_WHAT THIS TASK INVOLVES_
Among the entries below, find the line with "50748 * 60 = 3044880", then quote it and each following line up to and including the line with "9357 - 2380", and nothing else.
- - -
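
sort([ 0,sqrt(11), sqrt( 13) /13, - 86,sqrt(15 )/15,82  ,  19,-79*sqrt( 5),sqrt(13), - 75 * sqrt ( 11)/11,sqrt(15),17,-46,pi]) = [ - 79*sqrt( 5 ), - 86, - 46, - 75  *  sqrt( 11)/11, 0,sqrt(15 ) /15,  sqrt( 13 )/13,pi,sqrt(11), sqrt( 13), sqrt(15 ), 17,19,82]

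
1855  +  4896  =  6751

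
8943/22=813/2=406.50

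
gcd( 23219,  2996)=749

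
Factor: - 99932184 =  - 2^3*3^3*11^1  *137^1*307^1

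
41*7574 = 310534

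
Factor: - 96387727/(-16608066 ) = 2^( - 1) * 3^(-1)*1733^1*55619^1*2768011^ (-1 ) 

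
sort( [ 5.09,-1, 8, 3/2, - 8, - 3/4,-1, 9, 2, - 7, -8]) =[ -8,  -  8,  -  7,-1, - 1, - 3/4,3/2, 2, 5.09, 8, 9 ]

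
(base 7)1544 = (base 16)26c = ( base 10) 620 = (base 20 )1b0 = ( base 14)324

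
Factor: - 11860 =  - 2^2*5^1*593^1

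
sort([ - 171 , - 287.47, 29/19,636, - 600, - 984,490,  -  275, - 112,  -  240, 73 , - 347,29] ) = [ - 984 ,-600 ,-347,  -  287.47, - 275 , - 240 , - 171, - 112 , 29/19 , 29, 73,490,636]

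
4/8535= 4/8535 = 0.00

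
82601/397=82601/397= 208.06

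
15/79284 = 5/26428 = 0.00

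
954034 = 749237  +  204797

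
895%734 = 161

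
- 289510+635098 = 345588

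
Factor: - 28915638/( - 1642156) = 14457819/821078 = 2^( - 1 )*3^1*353^( - 1)*1163^(-1 )*4819273^1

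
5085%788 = 357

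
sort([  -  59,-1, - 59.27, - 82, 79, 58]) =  [ - 82,-59.27 , - 59, -1, 58, 79]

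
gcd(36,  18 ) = 18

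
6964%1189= 1019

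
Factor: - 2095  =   - 5^1*419^1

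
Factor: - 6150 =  - 2^1 * 3^1*5^2*41^1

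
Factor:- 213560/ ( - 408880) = 281/538 = 2^( - 1) * 269^( - 1)  *  281^1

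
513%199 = 115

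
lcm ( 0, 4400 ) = 0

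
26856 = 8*3357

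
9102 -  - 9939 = 19041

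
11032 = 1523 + 9509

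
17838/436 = 8919/218 = 40.91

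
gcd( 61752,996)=996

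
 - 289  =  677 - 966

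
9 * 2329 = 20961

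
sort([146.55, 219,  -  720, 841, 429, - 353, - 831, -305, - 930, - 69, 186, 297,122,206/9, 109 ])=[ - 930, - 831,  -  720, - 353 , - 305, - 69, 206/9, 109, 122, 146.55,186,219, 297 , 429, 841] 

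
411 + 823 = 1234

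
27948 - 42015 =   -  14067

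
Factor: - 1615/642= - 2^(- 1 ) * 3^( - 1)* 5^1*17^1*19^1  *107^ (  -  1) 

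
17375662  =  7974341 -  - 9401321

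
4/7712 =1/1928 =0.00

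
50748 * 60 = 3044880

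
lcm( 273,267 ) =24297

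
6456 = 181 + 6275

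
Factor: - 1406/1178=  -  31^( - 1 )*37^1 = - 37/31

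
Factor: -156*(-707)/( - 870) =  - 2^1*5^(-1)*7^1 * 13^1 *29^ (-1)*101^1  =  - 18382/145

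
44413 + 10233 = 54646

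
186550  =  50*3731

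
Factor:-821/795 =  - 3^ ( - 1)*5^( - 1 )*53^ ( - 1 )*821^1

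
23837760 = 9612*2480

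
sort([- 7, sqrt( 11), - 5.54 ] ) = [ - 7,  -  5.54, sqrt( 11)]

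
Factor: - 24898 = -2^1 * 59^1 *211^1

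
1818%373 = 326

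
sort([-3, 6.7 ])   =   [ - 3 , 6.7]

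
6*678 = 4068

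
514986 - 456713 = 58273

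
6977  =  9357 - 2380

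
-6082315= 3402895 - 9485210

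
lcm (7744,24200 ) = 193600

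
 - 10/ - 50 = 1/5 = 0.20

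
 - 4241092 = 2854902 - 7095994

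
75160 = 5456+69704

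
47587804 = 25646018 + 21941786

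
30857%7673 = 165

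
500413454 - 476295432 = 24118022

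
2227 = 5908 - 3681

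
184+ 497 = 681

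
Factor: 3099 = 3^1*1033^1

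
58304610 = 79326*735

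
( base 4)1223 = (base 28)3N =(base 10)107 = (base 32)3b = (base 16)6b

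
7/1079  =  7/1079 =0.01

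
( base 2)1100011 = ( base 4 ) 1203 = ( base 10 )99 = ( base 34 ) 2v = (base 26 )3l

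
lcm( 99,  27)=297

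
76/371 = 76/371 = 0.20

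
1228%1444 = 1228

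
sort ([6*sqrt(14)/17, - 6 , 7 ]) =[ - 6, 6*sqrt( 14 ) /17 , 7] 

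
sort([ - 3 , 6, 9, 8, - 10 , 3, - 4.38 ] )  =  [ - 10 , - 4.38, - 3, 3,  6, 8, 9] 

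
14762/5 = 2952 + 2/5 = 2952.40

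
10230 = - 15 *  (- 682)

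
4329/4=4329/4 = 1082.25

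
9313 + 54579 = 63892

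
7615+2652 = 10267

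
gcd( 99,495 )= 99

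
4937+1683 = 6620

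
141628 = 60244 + 81384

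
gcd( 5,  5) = 5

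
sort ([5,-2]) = [ - 2, 5]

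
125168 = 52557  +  72611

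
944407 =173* 5459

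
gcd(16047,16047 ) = 16047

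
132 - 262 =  - 130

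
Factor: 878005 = 5^1*175601^1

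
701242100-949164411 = -247922311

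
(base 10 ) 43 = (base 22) 1L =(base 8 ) 53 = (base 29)1e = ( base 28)1f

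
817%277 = 263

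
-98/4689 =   -  1 + 4591/4689= - 0.02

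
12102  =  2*6051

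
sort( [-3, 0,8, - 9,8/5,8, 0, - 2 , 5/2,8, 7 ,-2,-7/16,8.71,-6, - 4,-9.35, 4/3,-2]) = [- 9.35,-9, - 6,-4,-3,  -  2, - 2, -2, - 7/16,0, 0,4/3 , 8/5,5/2, 7, 8, 8, 8,8.71]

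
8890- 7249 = 1641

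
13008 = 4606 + 8402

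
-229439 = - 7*32777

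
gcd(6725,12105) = 1345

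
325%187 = 138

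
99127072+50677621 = 149804693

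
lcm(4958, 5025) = 371850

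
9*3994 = 35946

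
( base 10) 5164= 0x142C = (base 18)FGG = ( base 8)12054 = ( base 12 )2ba4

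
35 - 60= - 25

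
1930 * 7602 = 14671860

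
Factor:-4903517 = - 593^1*8269^1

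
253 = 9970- 9717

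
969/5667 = 323/1889 = 0.17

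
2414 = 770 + 1644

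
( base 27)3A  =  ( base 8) 133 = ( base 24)3J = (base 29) 34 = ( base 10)91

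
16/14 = 8/7= 1.14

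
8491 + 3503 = 11994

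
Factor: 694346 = 2^1*347173^1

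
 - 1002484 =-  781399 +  - 221085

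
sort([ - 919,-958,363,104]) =[ - 958, - 919,104, 363]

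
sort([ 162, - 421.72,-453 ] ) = [  -  453, - 421.72, 162] 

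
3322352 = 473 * 7024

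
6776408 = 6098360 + 678048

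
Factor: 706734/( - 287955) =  - 994/405 = - 2^1*3^( - 4 )*5^( - 1 )  *  7^1*71^1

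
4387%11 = 9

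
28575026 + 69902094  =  98477120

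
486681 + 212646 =699327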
- - -
_YOUR RESPONSE_
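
50748 * 60 = 3044880

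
lcm( 273,267 ) =24297

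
6456 = 181 + 6275

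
Factor: - 1406/1178=  -  31^( - 1 )*37^1 = - 37/31

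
Factor: -156*(-707)/( - 870) =  - 2^1*5^(-1)*7^1 * 13^1 *29^ (-1)*101^1  =  - 18382/145

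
44413 + 10233 = 54646

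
186550  =  50*3731

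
Factor:-821/795 =  - 3^ ( - 1)*5^( - 1 )*53^ ( - 1 )*821^1

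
23837760 = 9612*2480

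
sort([- 7, sqrt( 11), - 5.54 ] ) = [ - 7,  -  5.54, sqrt( 11)]

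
Factor: - 24898 = -2^1 * 59^1 *211^1

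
1818%373 = 326

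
sort([-3, 6.7 ])   =   [ - 3 , 6.7]

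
6*678 = 4068

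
514986 - 456713 = 58273

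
6977  =  9357 - 2380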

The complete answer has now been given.